→ What you should do: Keeping every line intact, print the records that follow.

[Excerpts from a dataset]
+--

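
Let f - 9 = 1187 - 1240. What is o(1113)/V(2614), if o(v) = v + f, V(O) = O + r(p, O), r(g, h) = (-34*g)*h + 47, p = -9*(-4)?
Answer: -1069/3196875 ≈ -0.00033439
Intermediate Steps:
f = -44 (f = 9 + (1187 - 1240) = 9 - 53 = -44)
p = 36
r(g, h) = 47 - 34*g*h (r(g, h) = -34*g*h + 47 = 47 - 34*g*h)
V(O) = 47 - 1223*O (V(O) = O + (47 - 34*36*O) = O + (47 - 1224*O) = 47 - 1223*O)
o(v) = -44 + v (o(v) = v - 44 = -44 + v)
o(1113)/V(2614) = (-44 + 1113)/(47 - 1223*2614) = 1069/(47 - 3196922) = 1069/(-3196875) = 1069*(-1/3196875) = -1069/3196875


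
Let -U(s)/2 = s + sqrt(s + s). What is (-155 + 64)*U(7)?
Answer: 1274 + 182*sqrt(14) ≈ 1955.0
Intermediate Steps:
U(s) = -2*s - 2*sqrt(2)*sqrt(s) (U(s) = -2*(s + sqrt(s + s)) = -2*(s + sqrt(2*s)) = -2*(s + sqrt(2)*sqrt(s)) = -2*s - 2*sqrt(2)*sqrt(s))
(-155 + 64)*U(7) = (-155 + 64)*(-2*7 - 2*sqrt(2)*sqrt(7)) = -91*(-14 - 2*sqrt(14)) = 1274 + 182*sqrt(14)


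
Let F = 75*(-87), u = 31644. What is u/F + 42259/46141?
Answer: -131593981/33452225 ≈ -3.9338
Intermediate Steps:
F = -6525
u/F + 42259/46141 = 31644/(-6525) + 42259/46141 = 31644*(-1/6525) + 42259*(1/46141) = -3516/725 + 42259/46141 = -131593981/33452225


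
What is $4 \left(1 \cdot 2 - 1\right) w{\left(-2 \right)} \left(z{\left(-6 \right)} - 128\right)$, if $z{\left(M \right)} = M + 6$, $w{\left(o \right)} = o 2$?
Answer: $2048$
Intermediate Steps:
$w{\left(o \right)} = 2 o$
$z{\left(M \right)} = 6 + M$
$4 \left(1 \cdot 2 - 1\right) w{\left(-2 \right)} \left(z{\left(-6 \right)} - 128\right) = 4 \left(1 \cdot 2 - 1\right) 2 \left(-2\right) \left(\left(6 - 6\right) - 128\right) = 4 \left(2 - 1\right) \left(-4\right) \left(0 - 128\right) = 4 \cdot 1 \left(-4\right) \left(-128\right) = 4 \left(-4\right) \left(-128\right) = \left(-16\right) \left(-128\right) = 2048$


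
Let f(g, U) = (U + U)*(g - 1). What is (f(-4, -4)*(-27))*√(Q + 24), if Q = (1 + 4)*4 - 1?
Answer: -1080*√43 ≈ -7082.0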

+--

→ Exercise output:
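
Let f - 9 = 1187 - 1240. What is o(1113)/V(2614), if o(v) = v + f, V(O) = O + r(p, O), r(g, h) = (-34*g)*h + 47, p = -9*(-4)?
Answer: -1069/3196875 ≈ -0.00033439
Intermediate Steps:
f = -44 (f = 9 + (1187 - 1240) = 9 - 53 = -44)
p = 36
r(g, h) = 47 - 34*g*h (r(g, h) = -34*g*h + 47 = 47 - 34*g*h)
V(O) = 47 - 1223*O (V(O) = O + (47 - 34*36*O) = O + (47 - 1224*O) = 47 - 1223*O)
o(v) = -44 + v (o(v) = v - 44 = -44 + v)
o(1113)/V(2614) = (-44 + 1113)/(47 - 1223*2614) = 1069/(47 - 3196922) = 1069/(-3196875) = 1069*(-1/3196875) = -1069/3196875


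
Let -U(s)/2 = s + sqrt(s + s). What is (-155 + 64)*U(7)?
Answer: 1274 + 182*sqrt(14) ≈ 1955.0
Intermediate Steps:
U(s) = -2*s - 2*sqrt(2)*sqrt(s) (U(s) = -2*(s + sqrt(s + s)) = -2*(s + sqrt(2*s)) = -2*(s + sqrt(2)*sqrt(s)) = -2*s - 2*sqrt(2)*sqrt(s))
(-155 + 64)*U(7) = (-155 + 64)*(-2*7 - 2*sqrt(2)*sqrt(7)) = -91*(-14 - 2*sqrt(14)) = 1274 + 182*sqrt(14)


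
Let F = 75*(-87), u = 31644. What is u/F + 42259/46141?
Answer: -131593981/33452225 ≈ -3.9338
Intermediate Steps:
F = -6525
u/F + 42259/46141 = 31644/(-6525) + 42259/46141 = 31644*(-1/6525) + 42259*(1/46141) = -3516/725 + 42259/46141 = -131593981/33452225


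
What is $4 \left(1 \cdot 2 - 1\right) w{\left(-2 \right)} \left(z{\left(-6 \right)} - 128\right)$, if $z{\left(M \right)} = M + 6$, $w{\left(o \right)} = o 2$?
Answer: $2048$
Intermediate Steps:
$w{\left(o \right)} = 2 o$
$z{\left(M \right)} = 6 + M$
$4 \left(1 \cdot 2 - 1\right) w{\left(-2 \right)} \left(z{\left(-6 \right)} - 128\right) = 4 \left(1 \cdot 2 - 1\right) 2 \left(-2\right) \left(\left(6 - 6\right) - 128\right) = 4 \left(2 - 1\right) \left(-4\right) \left(0 - 128\right) = 4 \cdot 1 \left(-4\right) \left(-128\right) = 4 \left(-4\right) \left(-128\right) = \left(-16\right) \left(-128\right) = 2048$


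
Let f(g, U) = (U + U)*(g - 1). What is (f(-4, -4)*(-27))*√(Q + 24), if Q = (1 + 4)*4 - 1?
Answer: -1080*√43 ≈ -7082.0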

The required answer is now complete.